#### Goal of the exercise:
Please reproduce the entries below exactly, starting at the first line and ending with the line that holds "6.4), (80.9, 5.1)".

'''

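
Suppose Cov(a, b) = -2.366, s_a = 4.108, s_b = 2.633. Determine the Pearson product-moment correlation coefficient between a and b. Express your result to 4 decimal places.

r = Cov(a,b) / (s_a · s_b) = -2.366 / (4.108 × 2.633)
  = -2.366 / 10.8164 ≈ -0.2187

-0.2187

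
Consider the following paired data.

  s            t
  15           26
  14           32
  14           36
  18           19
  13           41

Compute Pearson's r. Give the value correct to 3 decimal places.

n = 5, Σs = 74, Σt = 154, Σs² = 1110, Σt² = 5038, Σst = 2217
nΣst − ΣsΣt = 11085 − 11396 = -311
nΣs² − (Σs)² = 5550 − 5476 = 74; nΣt² − (Σt)² = 25190 − 23716 = 1474
r = -311 / √(74 × 1474) = -311 / 330.2666 ≈ -0.942

-0.942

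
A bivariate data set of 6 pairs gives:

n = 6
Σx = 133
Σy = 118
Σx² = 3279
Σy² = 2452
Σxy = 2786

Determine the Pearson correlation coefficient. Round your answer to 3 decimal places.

0.817

r = (nΣxy − ΣxΣy) / √[(nΣx² − (Σx)²)(nΣy² − (Σy)²)]
Numerator: 6×2786 − 133×118 = 1022
Denominator: √[(19674 − 17689)(14712 − 13924)] = √[1985 × 788] = 1250.6718
r = 1022 / 1250.6718 ≈ 0.817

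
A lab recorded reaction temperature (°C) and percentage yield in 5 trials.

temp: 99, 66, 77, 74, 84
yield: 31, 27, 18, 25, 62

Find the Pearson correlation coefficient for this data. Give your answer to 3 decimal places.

n = 5, Σx = 400, Σy = 163, Σx² = 32618, Σy² = 6483, Σxy = 13295
nΣxy − ΣxΣy = 66475 − 65200 = 1275
nΣx² − (Σx)² = 163090 − 160000 = 3090; nΣy² − (Σy)² = 32415 − 26569 = 5846
r = 1275 / √(3090 × 5846) = 1275 / 4250.1929 ≈ 0.300

0.300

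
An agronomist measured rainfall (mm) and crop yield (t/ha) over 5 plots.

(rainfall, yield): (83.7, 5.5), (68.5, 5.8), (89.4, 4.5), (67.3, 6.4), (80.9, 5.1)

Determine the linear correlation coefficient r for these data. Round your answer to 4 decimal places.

-0.9022

n = 5, Σx = 389.8, Σy = 27.3, Σx² = 30764.4, Σy² = 151.11, Σxy = 2103.26
nΣxy − ΣxΣy = 10516.3 − 10641.54 = -125.24
nΣx² − (Σx)² = 153822 − 151944.04 = 1877.96; nΣy² − (Σy)² = 755.55 − 745.29 = 10.26
r = -125.24 / √(1877.96 × 10.26) = -125.24 / 138.8088 ≈ -0.9022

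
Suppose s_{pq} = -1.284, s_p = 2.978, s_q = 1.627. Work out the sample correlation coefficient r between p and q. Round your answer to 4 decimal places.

-0.2650

r = Cov(p,q) / (s_p · s_q) = -1.284 / (2.978 × 1.627)
  = -1.284 / 4.8452 ≈ -0.2650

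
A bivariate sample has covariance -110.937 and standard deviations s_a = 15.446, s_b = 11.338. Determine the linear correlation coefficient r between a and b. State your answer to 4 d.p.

-0.6335

r = Cov(a,b) / (s_a · s_b) = -110.937 / (15.446 × 11.338)
  = -110.937 / 175.1267 ≈ -0.6335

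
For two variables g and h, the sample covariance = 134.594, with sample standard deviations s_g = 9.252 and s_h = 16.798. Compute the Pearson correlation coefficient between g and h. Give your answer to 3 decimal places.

0.866

r = Cov(g,h) / (s_g · s_h) = 134.594 / (9.252 × 16.798)
  = 134.594 / 155.4151 ≈ 0.866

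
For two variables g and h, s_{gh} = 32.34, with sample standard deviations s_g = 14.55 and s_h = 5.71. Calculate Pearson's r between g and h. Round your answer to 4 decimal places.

0.3893

r = Cov(g,h) / (s_g · s_h) = 32.34 / (14.55 × 5.71)
  = 32.34 / 83.0805 ≈ 0.3893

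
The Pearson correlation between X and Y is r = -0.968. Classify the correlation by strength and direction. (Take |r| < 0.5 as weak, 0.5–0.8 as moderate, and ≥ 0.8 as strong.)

strong negative

r = -0.968 < 0 so the relationship is negative.
|r| = 0.968, which falls in the strong range.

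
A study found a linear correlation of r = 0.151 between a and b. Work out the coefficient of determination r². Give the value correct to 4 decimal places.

0.0228

r² = (0.151)² = 0.0228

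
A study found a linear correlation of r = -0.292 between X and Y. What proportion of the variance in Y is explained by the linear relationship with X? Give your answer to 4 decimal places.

0.0853

r² = (-0.292)² = 0.0853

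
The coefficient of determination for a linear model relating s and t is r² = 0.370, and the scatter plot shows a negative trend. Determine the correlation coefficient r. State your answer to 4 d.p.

-0.6083

|r| = √0.370 = 0.6083
The association is negative, so r = −0.6083.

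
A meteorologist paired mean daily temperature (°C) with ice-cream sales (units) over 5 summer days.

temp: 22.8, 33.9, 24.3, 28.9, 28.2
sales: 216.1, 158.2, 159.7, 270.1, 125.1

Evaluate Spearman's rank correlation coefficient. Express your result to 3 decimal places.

Rank temp: 1, 5, 2, 4, 3
Rank sales: 4, 2, 3, 5, 1
d = rank(temp) − rank(sales): -3, 3, -1, -1, 2; Σd² = 24
ρ = 1 − 6Σd² / [n(n²−1)] = 1 − 6×24 / (5×24) = 1 − 144/120 ≈ -0.200

-0.200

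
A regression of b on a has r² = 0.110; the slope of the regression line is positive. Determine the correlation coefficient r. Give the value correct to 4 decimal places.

0.3317

|r| = √0.110 = 0.3317
The association is positive, so r = 0.3317.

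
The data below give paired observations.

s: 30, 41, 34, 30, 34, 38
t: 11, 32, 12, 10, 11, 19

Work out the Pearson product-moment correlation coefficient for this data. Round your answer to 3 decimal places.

n = 6, Σs = 207, Σt = 95, Σs² = 7237, Σt² = 1871, Σst = 3446
nΣst − ΣsΣt = 20676 − 19665 = 1011
nΣs² − (Σs)² = 43422 − 42849 = 573; nΣt² − (Σt)² = 11226 − 9025 = 2201
r = 1011 / √(573 × 2201) = 1011 / 1123.0196 ≈ 0.900

0.900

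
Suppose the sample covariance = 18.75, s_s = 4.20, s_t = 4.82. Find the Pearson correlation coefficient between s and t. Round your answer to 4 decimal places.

r = Cov(s,t) / (s_s · s_t) = 18.75 / (4.20 × 4.82)
  = 18.75 / 20.2440 ≈ 0.9262

0.9262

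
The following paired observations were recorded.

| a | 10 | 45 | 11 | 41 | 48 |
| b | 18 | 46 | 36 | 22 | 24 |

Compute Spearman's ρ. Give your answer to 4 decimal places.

Rank a: 1, 4, 2, 3, 5
Rank b: 1, 5, 4, 2, 3
d = rank(a) − rank(b): 0, -1, -2, 1, 2; Σd² = 10
ρ = 1 − 6Σd² / [n(n²−1)] = 1 − 6×10 / (5×24) = 1 − 60/120 ≈ 0.5000

0.5000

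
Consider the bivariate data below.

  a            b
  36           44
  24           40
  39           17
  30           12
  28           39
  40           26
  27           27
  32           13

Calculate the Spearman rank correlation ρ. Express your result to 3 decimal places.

Rank a: 6, 1, 7, 4, 3, 8, 2, 5
Rank b: 8, 7, 3, 1, 6, 4, 5, 2
d = rank(a) − rank(b): -2, -6, 4, 3, -3, 4, -3, 3; Σd² = 108
ρ = 1 − 6Σd² / [n(n²−1)] = 1 − 6×108 / (8×63) = 1 − 648/504 ≈ -0.286

-0.286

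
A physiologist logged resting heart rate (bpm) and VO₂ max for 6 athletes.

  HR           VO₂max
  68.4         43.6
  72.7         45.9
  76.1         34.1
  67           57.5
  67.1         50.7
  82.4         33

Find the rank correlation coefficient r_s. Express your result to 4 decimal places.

Rank HR: 3, 4, 5, 1, 2, 6
Rank VO₂max: 3, 4, 2, 6, 5, 1
d = rank(HR) − rank(VO₂max): 0, 0, 3, -5, -3, 5; Σd² = 68
ρ = 1 − 6Σd² / [n(n²−1)] = 1 − 6×68 / (6×35) = 1 − 408/210 ≈ -0.9429

-0.9429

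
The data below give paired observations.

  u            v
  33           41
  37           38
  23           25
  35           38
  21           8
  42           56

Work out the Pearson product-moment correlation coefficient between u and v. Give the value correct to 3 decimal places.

n = 6, Σu = 191, Σv = 206, Σu² = 6417, Σv² = 8394, Σuv = 7184
nΣuv − ΣuΣv = 43104 − 39346 = 3758
nΣu² − (Σu)² = 38502 − 36481 = 2021; nΣv² − (Σv)² = 50364 − 42436 = 7928
r = 3758 / √(2021 × 7928) = 3758 / 4002.8100 ≈ 0.939

0.939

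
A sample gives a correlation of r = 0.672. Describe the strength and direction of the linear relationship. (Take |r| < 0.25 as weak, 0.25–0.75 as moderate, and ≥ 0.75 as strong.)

r = 0.672 > 0 so the relationship is positive.
|r| = 0.672, which falls in the moderate range.

moderate positive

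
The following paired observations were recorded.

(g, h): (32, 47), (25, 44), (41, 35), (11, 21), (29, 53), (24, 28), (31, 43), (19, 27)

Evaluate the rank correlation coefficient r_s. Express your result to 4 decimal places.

Rank g: 7, 4, 8, 1, 5, 3, 6, 2
Rank h: 7, 6, 4, 1, 8, 3, 5, 2
d = rank(g) − rank(h): 0, -2, 4, 0, -3, 0, 1, 0; Σd² = 30
ρ = 1 − 6Σd² / [n(n²−1)] = 1 − 6×30 / (8×63) = 1 − 180/504 ≈ 0.6429

0.6429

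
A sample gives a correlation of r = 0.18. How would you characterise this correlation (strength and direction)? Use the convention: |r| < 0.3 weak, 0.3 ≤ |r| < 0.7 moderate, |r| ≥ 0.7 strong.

weak positive

r = 0.18 > 0 so the relationship is positive.
|r| = 0.18, which falls in the weak range.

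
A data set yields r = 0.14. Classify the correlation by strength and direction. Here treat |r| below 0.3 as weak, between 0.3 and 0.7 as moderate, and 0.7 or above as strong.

weak positive

r = 0.14 > 0 so the relationship is positive.
|r| = 0.14, which falls in the weak range.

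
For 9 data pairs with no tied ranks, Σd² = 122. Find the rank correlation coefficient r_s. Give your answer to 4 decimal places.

-0.0167

ρ = 1 − 6Σd² / [n(n²−1)] = 1 − 6×122 / (9×80)
  = 1 − 732/720 = 1 − 1.01667 ≈ -0.0167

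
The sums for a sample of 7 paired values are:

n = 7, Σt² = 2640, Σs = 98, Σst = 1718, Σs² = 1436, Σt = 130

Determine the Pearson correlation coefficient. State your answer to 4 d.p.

-0.8487

r = (nΣst − ΣsΣt) / √[(nΣs² − (Σs)²)(nΣt² − (Σt)²)]
Numerator: 7×1718 − 98×130 = -714
Denominator: √[(10052 − 9604)(18480 − 16900)] = √[448 × 1580] = 841.3323
r = -714 / 841.3323 ≈ -0.8487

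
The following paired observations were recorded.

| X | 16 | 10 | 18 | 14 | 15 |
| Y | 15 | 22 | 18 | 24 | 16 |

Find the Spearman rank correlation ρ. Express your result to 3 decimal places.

-0.600

Rank X: 4, 1, 5, 2, 3
Rank Y: 1, 4, 3, 5, 2
d = rank(X) − rank(Y): 3, -3, 2, -3, 1; Σd² = 32
ρ = 1 − 6Σd² / [n(n²−1)] = 1 − 6×32 / (5×24) = 1 − 192/120 ≈ -0.600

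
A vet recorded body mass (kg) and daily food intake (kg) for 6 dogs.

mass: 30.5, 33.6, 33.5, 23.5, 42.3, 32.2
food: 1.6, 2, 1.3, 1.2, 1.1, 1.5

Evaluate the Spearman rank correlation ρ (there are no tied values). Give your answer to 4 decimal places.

-0.0857

Rank mass: 2, 5, 4, 1, 6, 3
Rank food: 5, 6, 3, 2, 1, 4
d = rank(mass) − rank(food): -3, -1, 1, -1, 5, -1; Σd² = 38
ρ = 1 − 6Σd² / [n(n²−1)] = 1 − 6×38 / (6×35) = 1 − 228/210 ≈ -0.0857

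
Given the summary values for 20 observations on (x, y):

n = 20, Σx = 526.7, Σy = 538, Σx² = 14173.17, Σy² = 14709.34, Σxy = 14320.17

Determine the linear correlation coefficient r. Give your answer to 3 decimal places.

r = (nΣxy − ΣxΣy) / √[(nΣx² − (Σx)²)(nΣy² − (Σy)²)]
Numerator: 20×14320.17 − 526.7×538 = 3038.8
Denominator: √[(283463.4 − 277412.89)(294186.8 − 289444)] = √[6050.51 × 4742.8] = 5356.8982
r = 3038.8 / 5356.8982 ≈ 0.567

0.567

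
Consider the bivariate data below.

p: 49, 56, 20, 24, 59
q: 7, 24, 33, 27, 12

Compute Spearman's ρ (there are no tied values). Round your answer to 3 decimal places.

Rank p: 3, 4, 1, 2, 5
Rank q: 1, 3, 5, 4, 2
d = rank(p) − rank(q): 2, 1, -4, -2, 3; Σd² = 34
ρ = 1 − 6Σd² / [n(n²−1)] = 1 − 6×34 / (5×24) = 1 − 204/120 ≈ -0.700

-0.700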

'''

#### Answer section:
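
Suppose Cov(a, b) = -2.366, s_a = 4.108, s_b = 2.633. Determine the Pearson product-moment correlation coefficient between a and b. Express your result to 4 decimal places.

r = Cov(a,b) / (s_a · s_b) = -2.366 / (4.108 × 2.633)
  = -2.366 / 10.8164 ≈ -0.2187

-0.2187

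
Consider the following paired data.

  s            t
  15           26
  14           32
  14           36
  18           19
  13           41

Compute Pearson's r. Give the value correct to 3 decimal places.

n = 5, Σs = 74, Σt = 154, Σs² = 1110, Σt² = 5038, Σst = 2217
nΣst − ΣsΣt = 11085 − 11396 = -311
nΣs² − (Σs)² = 5550 − 5476 = 74; nΣt² − (Σt)² = 25190 − 23716 = 1474
r = -311 / √(74 × 1474) = -311 / 330.2666 ≈ -0.942

-0.942

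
A bivariate data set of 6 pairs gives:

n = 6
Σx = 133
Σy = 118
Σx² = 3279
Σy² = 2452
Σxy = 2786

Determine the Pearson correlation coefficient. Round your answer to 3 decimal places.

0.817

r = (nΣxy − ΣxΣy) / √[(nΣx² − (Σx)²)(nΣy² − (Σy)²)]
Numerator: 6×2786 − 133×118 = 1022
Denominator: √[(19674 − 17689)(14712 − 13924)] = √[1985 × 788] = 1250.6718
r = 1022 / 1250.6718 ≈ 0.817

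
A lab recorded reaction temperature (°C) and percentage yield in 5 trials.

temp: 99, 66, 77, 74, 84
yield: 31, 27, 18, 25, 62

Find the Pearson correlation coefficient for this data. Give your answer to 3 decimal places.

n = 5, Σx = 400, Σy = 163, Σx² = 32618, Σy² = 6483, Σxy = 13295
nΣxy − ΣxΣy = 66475 − 65200 = 1275
nΣx² − (Σx)² = 163090 − 160000 = 3090; nΣy² − (Σy)² = 32415 − 26569 = 5846
r = 1275 / √(3090 × 5846) = 1275 / 4250.1929 ≈ 0.300

0.300

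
An agronomist measured rainfall (mm) and crop yield (t/ha) over 5 plots.

(rainfall, yield): (83.7, 5.5), (68.5, 5.8), (89.4, 4.5), (67.3, 6.4), (80.9, 5.1)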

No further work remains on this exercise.